WHAT YOU HAVE TO DO: The answer should be an exact repeat of the stretch of material below from the line containing "Now, rotate joint 1 by an additional 25.0" through the line containing "L[1]=11.1, L[2]=9.8, L[3]=10.2.".

INFORMATION GIVEN:
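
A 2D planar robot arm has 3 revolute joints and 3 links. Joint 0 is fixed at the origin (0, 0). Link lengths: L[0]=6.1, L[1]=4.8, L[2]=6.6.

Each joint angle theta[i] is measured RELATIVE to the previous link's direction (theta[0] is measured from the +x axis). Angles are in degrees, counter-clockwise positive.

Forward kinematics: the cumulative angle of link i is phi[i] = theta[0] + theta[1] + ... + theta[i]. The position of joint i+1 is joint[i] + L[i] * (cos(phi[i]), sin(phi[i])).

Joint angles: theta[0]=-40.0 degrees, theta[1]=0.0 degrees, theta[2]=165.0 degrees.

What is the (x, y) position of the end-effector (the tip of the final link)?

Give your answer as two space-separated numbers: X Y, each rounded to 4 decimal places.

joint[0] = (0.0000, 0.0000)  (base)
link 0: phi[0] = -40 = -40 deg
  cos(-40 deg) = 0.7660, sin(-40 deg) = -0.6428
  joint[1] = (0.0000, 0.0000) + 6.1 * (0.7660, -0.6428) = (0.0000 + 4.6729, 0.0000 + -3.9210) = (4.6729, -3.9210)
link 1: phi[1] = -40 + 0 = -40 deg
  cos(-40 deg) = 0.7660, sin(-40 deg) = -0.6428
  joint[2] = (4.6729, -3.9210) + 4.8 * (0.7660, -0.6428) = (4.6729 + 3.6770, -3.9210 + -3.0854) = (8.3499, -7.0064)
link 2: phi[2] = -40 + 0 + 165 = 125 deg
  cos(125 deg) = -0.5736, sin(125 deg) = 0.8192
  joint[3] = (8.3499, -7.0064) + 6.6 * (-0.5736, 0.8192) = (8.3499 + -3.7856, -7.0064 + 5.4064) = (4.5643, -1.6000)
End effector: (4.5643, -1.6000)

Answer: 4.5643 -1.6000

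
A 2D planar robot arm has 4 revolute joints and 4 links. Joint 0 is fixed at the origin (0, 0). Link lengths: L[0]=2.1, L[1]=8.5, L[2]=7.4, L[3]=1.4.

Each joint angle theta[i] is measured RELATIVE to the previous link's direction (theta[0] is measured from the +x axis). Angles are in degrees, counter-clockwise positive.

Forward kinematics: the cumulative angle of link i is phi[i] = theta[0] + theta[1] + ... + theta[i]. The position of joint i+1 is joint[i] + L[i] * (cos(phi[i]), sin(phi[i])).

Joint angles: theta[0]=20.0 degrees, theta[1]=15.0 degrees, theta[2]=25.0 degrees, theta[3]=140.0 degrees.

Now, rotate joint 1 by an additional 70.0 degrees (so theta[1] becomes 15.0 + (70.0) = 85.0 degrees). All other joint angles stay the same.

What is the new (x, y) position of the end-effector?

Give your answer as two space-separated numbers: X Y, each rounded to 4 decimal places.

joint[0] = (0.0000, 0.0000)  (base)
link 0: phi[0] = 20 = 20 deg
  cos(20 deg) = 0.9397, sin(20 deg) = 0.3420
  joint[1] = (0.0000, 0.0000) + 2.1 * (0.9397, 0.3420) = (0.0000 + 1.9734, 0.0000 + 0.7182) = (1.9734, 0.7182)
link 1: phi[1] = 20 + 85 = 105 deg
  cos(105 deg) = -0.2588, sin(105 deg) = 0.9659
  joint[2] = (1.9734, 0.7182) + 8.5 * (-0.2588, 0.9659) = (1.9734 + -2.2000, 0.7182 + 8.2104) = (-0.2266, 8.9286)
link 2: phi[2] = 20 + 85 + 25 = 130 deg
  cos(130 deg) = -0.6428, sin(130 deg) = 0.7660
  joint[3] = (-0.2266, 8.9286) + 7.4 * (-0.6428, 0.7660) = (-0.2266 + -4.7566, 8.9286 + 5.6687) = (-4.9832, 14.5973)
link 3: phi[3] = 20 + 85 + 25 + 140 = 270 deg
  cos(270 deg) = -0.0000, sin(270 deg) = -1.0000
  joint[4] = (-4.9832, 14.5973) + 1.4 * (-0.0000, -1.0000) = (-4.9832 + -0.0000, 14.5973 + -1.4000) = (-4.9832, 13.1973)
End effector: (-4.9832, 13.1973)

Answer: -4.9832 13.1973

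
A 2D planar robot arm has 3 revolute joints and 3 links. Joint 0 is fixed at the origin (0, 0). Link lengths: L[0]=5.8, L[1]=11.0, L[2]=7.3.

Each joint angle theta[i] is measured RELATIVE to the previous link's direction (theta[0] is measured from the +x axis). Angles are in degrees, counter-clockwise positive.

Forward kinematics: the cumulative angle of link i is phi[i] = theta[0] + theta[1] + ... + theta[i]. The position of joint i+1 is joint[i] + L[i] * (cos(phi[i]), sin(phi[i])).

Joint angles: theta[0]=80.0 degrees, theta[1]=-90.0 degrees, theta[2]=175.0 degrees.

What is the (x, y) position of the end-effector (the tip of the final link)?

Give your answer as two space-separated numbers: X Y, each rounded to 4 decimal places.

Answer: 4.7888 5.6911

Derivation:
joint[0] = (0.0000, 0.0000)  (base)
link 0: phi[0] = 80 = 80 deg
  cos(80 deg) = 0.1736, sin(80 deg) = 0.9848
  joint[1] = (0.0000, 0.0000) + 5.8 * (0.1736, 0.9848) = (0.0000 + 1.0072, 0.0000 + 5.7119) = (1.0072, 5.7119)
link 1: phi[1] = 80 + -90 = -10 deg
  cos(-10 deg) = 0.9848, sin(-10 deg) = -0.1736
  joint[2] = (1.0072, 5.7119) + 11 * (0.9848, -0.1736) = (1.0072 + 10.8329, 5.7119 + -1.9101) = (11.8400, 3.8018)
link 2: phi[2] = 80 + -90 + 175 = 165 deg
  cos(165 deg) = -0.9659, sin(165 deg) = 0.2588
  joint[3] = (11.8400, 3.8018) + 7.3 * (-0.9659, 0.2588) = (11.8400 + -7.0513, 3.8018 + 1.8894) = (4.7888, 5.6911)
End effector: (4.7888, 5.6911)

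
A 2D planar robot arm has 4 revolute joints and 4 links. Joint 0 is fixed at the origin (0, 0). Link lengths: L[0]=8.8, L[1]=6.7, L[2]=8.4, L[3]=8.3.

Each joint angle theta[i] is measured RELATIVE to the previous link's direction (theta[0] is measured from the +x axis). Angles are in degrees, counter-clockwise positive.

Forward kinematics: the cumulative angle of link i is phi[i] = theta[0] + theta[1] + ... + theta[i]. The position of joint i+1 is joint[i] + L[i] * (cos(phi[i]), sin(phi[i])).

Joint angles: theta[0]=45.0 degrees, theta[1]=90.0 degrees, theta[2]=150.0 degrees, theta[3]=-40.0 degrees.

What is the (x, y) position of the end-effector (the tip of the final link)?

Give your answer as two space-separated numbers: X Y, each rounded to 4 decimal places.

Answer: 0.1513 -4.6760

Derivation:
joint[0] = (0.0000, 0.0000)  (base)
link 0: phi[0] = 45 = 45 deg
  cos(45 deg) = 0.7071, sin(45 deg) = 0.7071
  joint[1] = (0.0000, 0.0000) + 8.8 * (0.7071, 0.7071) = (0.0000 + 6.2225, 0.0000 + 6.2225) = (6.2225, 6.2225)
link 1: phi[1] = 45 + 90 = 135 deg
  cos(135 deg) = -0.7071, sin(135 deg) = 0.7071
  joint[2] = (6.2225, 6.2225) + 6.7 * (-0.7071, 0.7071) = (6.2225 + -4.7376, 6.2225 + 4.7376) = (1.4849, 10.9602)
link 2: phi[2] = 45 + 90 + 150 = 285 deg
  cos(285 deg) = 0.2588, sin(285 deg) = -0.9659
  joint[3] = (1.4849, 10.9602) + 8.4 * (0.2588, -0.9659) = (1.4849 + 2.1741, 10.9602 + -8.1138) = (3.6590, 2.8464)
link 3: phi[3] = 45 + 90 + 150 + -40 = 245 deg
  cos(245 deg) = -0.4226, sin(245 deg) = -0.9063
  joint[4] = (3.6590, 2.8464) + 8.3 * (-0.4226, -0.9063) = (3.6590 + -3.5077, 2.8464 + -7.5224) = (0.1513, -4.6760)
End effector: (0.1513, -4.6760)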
--
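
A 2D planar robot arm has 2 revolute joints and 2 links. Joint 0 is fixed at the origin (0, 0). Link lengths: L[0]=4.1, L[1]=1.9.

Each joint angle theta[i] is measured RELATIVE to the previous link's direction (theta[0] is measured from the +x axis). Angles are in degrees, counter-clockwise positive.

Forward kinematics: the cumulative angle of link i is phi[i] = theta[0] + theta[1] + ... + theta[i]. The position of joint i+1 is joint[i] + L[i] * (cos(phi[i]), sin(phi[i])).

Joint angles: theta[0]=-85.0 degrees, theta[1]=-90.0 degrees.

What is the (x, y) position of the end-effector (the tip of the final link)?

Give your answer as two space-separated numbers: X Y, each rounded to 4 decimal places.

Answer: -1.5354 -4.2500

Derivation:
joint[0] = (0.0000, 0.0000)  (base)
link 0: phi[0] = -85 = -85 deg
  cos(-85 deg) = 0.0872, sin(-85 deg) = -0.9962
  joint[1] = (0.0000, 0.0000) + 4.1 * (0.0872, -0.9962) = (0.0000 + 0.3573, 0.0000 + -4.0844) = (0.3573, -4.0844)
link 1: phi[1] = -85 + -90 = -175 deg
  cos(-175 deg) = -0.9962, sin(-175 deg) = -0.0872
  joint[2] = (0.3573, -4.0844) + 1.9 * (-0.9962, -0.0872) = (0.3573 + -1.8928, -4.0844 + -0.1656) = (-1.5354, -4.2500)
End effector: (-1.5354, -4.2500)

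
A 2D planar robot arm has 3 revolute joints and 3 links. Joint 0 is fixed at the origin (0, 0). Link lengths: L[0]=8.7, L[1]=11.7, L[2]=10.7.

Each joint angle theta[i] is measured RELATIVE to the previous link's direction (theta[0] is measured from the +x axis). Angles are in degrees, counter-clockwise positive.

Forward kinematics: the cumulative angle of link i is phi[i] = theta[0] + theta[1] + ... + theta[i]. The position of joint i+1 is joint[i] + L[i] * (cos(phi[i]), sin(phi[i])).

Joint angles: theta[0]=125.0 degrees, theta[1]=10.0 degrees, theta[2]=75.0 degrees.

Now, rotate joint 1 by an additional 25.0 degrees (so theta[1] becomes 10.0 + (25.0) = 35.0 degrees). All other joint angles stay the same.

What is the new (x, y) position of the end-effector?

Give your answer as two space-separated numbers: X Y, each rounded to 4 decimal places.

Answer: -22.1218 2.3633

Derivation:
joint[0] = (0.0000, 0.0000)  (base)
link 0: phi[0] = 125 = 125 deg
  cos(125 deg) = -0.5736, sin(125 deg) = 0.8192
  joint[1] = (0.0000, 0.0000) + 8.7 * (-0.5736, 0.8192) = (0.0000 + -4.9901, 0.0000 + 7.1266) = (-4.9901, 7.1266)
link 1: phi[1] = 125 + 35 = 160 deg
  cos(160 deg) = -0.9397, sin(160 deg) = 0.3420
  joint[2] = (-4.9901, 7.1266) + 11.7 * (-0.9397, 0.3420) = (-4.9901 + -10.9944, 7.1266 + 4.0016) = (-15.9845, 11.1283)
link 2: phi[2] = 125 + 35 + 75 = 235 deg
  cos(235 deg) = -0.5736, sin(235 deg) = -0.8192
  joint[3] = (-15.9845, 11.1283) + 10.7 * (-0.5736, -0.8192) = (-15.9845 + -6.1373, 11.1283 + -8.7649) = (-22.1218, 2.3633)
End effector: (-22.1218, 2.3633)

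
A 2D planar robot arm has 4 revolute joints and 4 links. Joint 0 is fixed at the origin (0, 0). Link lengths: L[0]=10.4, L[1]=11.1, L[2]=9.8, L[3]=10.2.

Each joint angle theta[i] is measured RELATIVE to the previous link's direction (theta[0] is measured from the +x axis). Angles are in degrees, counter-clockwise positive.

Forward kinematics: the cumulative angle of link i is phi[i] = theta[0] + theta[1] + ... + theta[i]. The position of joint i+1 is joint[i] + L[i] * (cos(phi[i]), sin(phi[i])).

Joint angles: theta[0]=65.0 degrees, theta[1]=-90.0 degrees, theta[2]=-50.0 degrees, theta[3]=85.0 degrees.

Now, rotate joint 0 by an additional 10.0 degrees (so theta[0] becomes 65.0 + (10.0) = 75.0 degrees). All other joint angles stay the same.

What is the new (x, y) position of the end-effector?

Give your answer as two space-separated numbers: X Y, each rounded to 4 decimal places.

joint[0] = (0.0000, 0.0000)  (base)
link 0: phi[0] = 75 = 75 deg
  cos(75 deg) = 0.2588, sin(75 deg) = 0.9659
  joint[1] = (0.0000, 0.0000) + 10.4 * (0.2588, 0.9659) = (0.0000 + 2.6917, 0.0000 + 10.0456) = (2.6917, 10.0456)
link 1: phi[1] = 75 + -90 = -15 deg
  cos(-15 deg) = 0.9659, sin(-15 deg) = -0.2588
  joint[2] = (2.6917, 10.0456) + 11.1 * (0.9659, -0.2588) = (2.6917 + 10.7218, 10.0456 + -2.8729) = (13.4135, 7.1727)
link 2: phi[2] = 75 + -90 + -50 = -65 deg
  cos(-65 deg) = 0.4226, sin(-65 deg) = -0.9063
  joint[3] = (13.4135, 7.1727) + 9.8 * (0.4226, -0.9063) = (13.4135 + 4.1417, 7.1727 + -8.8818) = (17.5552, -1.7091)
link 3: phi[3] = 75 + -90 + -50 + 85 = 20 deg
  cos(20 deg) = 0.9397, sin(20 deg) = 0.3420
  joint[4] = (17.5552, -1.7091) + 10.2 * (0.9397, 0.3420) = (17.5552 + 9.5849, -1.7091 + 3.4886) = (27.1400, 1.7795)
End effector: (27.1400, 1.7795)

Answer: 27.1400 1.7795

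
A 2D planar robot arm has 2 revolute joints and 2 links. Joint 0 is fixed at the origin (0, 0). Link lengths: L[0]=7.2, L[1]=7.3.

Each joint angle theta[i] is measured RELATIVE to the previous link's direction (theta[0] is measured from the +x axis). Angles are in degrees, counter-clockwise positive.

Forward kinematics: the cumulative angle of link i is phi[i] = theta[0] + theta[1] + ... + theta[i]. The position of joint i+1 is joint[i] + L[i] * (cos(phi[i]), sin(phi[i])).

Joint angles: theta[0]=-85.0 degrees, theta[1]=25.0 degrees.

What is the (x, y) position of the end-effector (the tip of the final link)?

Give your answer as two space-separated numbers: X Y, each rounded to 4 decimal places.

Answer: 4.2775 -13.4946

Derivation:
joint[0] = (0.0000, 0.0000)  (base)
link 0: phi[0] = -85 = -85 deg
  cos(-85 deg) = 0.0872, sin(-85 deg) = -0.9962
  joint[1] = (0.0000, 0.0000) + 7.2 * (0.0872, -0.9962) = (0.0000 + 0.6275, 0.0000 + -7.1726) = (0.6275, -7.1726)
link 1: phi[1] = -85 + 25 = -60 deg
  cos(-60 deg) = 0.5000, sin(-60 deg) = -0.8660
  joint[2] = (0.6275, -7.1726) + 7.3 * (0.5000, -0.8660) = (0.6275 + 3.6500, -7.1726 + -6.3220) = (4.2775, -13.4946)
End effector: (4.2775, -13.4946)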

TASK SOLUTION:
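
Now, rotate joint 1 by an additional 25.0 degrees (so theta[1] becomes 10.0 + (25.0) = 35.0 degrees). All other joint angles stay the same.

What is the new (x, y) position of the end-effector?

Give your answer as two space-separated numbers: X Y, each rounded to 4 decimal places.

Answer: -22.1218 2.3633

Derivation:
joint[0] = (0.0000, 0.0000)  (base)
link 0: phi[0] = 125 = 125 deg
  cos(125 deg) = -0.5736, sin(125 deg) = 0.8192
  joint[1] = (0.0000, 0.0000) + 8.7 * (-0.5736, 0.8192) = (0.0000 + -4.9901, 0.0000 + 7.1266) = (-4.9901, 7.1266)
link 1: phi[1] = 125 + 35 = 160 deg
  cos(160 deg) = -0.9397, sin(160 deg) = 0.3420
  joint[2] = (-4.9901, 7.1266) + 11.7 * (-0.9397, 0.3420) = (-4.9901 + -10.9944, 7.1266 + 4.0016) = (-15.9845, 11.1283)
link 2: phi[2] = 125 + 35 + 75 = 235 deg
  cos(235 deg) = -0.5736, sin(235 deg) = -0.8192
  joint[3] = (-15.9845, 11.1283) + 10.7 * (-0.5736, -0.8192) = (-15.9845 + -6.1373, 11.1283 + -8.7649) = (-22.1218, 2.3633)
End effector: (-22.1218, 2.3633)

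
A 2D planar robot arm has 4 revolute joints and 4 links. Joint 0 is fixed at the origin (0, 0). Link lengths: L[0]=10.4, L[1]=11.1, L[2]=9.8, L[3]=10.2.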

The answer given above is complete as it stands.